PROBLEM -
Write the records out again, unchanged.

RECORD SET -
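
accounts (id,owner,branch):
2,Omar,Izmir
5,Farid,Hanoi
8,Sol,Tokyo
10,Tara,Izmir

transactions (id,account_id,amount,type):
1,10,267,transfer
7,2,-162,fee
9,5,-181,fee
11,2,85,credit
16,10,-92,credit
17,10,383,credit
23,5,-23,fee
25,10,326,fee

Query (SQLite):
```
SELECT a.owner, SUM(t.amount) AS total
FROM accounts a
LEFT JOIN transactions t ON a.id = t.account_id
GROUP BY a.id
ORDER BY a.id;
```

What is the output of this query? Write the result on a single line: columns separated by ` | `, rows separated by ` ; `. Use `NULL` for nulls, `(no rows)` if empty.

LEFT JOIN keeps every accounts row; unmatched ones get NULL for transactions columns.
Group by accounts.id and compute SUM(t.amount). SUM over an all-NULL group is NULL.
  2: ids {7, 11} → SUM(t.amount)=-77
  5: ids {9, 23} → SUM(t.amount)=-204
  8: ids {—} → SUM(t.amount)=NULL
  10: ids {1, 16, 17, 25} → SUM(t.amount)=884

Omar | -77 ; Farid | -204 ; Sol | NULL ; Tara | 884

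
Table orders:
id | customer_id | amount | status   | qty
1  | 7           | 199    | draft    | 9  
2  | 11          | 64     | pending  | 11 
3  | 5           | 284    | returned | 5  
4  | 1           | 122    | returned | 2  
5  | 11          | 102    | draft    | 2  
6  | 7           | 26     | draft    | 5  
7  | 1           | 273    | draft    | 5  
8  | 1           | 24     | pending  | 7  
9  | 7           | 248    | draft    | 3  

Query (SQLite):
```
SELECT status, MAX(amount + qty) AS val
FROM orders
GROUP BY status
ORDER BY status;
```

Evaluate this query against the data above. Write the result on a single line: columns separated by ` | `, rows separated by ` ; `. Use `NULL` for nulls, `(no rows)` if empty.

For each row compute amount + qty.
Group by status; take MAX of the expression per group.
  draft: ids {1, 5, 6, 7, 9} → MAX(amount + qty)=278
  pending: ids {2, 8} → MAX(amount + qty)=75
  returned: ids {3, 4} → MAX(amount + qty)=289

draft | 278 ; pending | 75 ; returned | 289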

YOUR RESPONSE -
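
accounts (id,owner,branch):
2,Omar,Izmir
5,Farid,Hanoi
8,Sol,Tokyo
10,Tara,Izmir

transactions (id,account_id,amount,type):
1,10,267,transfer
7,2,-162,fee
9,5,-181,fee
11,2,85,credit
16,10,-92,credit
17,10,383,credit
23,5,-23,fee
25,10,326,fee

Query (SQLite):
```
SELECT a.owner, SUM(t.amount) AS total
FROM accounts a
LEFT JOIN transactions t ON a.id = t.account_id
GROUP BY a.id
ORDER BY a.id;
```

What is the output of this query? Write the result on a single line: columns separated by ` | `, rows separated by ` ; `. Use `NULL` for nulls, `(no rows)` if empty.

LEFT JOIN keeps every accounts row; unmatched ones get NULL for transactions columns.
Group by accounts.id and compute SUM(t.amount). SUM over an all-NULL group is NULL.
  2: ids {7, 11} → SUM(t.amount)=-77
  5: ids {9, 23} → SUM(t.amount)=-204
  8: ids {—} → SUM(t.amount)=NULL
  10: ids {1, 16, 17, 25} → SUM(t.amount)=884

Omar | -77 ; Farid | -204 ; Sol | NULL ; Tara | 884

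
Table orders:
id | customer_id | amount | status   | qty
1  | 7           | 199    | draft    | 9  
2  | 11          | 64     | pending  | 11 
3  | 5           | 284    | returned | 5  
4  | 1           | 122    | returned | 2  
5  | 11          | 102    | draft    | 2  
6  | 7           | 26     | draft    | 5  
7  | 1           | 273    | draft    | 5  
8  | 1           | 24     | pending  | 7  
9  | 7           | 248    | draft    | 3  

Query (SQLite):
```
SELECT status, MAX(amount + qty) AS val
FROM orders
GROUP BY status
ORDER BY status;
```

Evaluate this query against the data above. Write the result on a single line: columns separated by ` | `, rows separated by ` ; `. Use `NULL` for nulls, `(no rows)` if empty.

For each row compute amount + qty.
Group by status; take MAX of the expression per group.
  draft: ids {1, 5, 6, 7, 9} → MAX(amount + qty)=278
  pending: ids {2, 8} → MAX(amount + qty)=75
  returned: ids {3, 4} → MAX(amount + qty)=289

draft | 278 ; pending | 75 ; returned | 289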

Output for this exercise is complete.